◆ WHAT YOU HAVE TO DO
Quote exactly and only this range of lines in the data below: the line that holds "Consider a discrete" to the line that holds "step 2: z = [1]", both included.

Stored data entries
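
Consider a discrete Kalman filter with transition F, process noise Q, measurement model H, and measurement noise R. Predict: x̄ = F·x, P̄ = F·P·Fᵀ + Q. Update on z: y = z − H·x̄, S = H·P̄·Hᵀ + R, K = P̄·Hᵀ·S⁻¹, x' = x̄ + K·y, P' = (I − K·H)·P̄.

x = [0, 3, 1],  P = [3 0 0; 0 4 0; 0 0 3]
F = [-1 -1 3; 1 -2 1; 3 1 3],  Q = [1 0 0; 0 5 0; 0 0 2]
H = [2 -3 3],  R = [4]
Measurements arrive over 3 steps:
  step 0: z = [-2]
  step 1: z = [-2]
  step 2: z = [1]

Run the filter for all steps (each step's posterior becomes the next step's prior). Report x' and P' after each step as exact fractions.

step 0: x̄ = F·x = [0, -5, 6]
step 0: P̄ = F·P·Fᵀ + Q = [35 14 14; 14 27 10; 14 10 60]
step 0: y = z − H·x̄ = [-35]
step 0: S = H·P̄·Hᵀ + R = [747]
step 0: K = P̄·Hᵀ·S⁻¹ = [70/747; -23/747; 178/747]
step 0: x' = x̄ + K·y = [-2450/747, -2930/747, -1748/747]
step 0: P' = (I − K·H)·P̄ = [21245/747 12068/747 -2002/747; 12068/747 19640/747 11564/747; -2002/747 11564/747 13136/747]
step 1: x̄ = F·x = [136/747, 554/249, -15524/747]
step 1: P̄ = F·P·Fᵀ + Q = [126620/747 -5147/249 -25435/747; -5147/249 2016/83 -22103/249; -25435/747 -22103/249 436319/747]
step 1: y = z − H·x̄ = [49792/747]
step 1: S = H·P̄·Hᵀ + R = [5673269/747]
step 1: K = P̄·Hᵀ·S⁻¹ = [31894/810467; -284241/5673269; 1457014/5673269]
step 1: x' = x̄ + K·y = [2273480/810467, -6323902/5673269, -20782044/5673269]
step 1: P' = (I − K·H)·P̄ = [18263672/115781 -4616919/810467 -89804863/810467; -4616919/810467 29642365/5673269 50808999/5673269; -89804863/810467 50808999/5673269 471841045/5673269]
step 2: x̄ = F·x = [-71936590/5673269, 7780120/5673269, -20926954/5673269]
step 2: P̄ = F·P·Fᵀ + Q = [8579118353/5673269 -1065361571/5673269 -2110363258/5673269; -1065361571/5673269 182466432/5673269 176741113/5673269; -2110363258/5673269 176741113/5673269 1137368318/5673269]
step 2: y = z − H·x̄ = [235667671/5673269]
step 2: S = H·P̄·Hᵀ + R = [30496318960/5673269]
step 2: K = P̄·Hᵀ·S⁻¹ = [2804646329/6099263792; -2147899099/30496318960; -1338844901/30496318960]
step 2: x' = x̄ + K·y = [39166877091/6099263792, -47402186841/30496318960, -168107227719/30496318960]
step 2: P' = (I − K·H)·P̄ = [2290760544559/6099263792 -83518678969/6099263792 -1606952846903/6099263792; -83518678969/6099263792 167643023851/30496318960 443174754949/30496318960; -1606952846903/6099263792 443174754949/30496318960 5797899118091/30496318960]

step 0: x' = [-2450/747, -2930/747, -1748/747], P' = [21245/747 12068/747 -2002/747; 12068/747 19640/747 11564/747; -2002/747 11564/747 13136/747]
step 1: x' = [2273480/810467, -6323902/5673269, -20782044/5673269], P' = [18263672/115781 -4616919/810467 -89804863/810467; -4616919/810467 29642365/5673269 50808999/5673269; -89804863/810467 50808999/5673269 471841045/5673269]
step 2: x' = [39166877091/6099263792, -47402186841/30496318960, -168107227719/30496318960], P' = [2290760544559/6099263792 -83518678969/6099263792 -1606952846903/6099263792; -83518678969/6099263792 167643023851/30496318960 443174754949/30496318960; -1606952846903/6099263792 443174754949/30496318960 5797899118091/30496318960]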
* * *
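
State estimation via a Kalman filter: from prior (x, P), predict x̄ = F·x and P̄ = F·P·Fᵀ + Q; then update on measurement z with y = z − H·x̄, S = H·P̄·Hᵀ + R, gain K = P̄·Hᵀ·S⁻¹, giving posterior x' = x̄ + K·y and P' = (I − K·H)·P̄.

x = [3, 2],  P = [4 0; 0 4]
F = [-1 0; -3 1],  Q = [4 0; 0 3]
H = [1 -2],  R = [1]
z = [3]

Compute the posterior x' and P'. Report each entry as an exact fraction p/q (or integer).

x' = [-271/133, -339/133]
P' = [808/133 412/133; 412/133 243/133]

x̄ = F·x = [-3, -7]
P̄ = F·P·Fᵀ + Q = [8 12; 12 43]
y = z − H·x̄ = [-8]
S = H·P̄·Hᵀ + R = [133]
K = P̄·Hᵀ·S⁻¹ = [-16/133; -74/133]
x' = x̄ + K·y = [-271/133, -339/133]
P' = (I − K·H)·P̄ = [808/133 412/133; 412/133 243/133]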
...
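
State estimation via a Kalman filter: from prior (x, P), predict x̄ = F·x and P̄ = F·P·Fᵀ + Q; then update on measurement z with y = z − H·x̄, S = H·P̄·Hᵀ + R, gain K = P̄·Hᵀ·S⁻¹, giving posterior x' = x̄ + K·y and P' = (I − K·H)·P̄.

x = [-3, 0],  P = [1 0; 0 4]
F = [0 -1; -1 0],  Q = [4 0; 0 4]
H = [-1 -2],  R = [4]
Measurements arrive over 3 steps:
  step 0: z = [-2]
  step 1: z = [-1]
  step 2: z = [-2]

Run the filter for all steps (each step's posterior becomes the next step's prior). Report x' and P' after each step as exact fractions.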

◆ RESULT OF THIS TASK
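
Consider a discrete Kalman filter with transition F, process noise Q, measurement model H, and measurement noise R. Predict: x̄ = F·x, P̄ = F·P·Fᵀ + Q. Update on z: y = z − H·x̄, S = H·P̄·Hᵀ + R, K = P̄·Hᵀ·S⁻¹, x' = x̄ + K·y, P' = (I − K·H)·P̄.

x = [0, 3, 1],  P = [3 0 0; 0 4 0; 0 0 3]
F = [-1 -1 3; 1 -2 1; 3 1 3],  Q = [1 0 0; 0 5 0; 0 0 2]
H = [2 -3 3],  R = [4]
Measurements arrive over 3 steps:
  step 0: z = [-2]
  step 1: z = [-2]
  step 2: z = [1]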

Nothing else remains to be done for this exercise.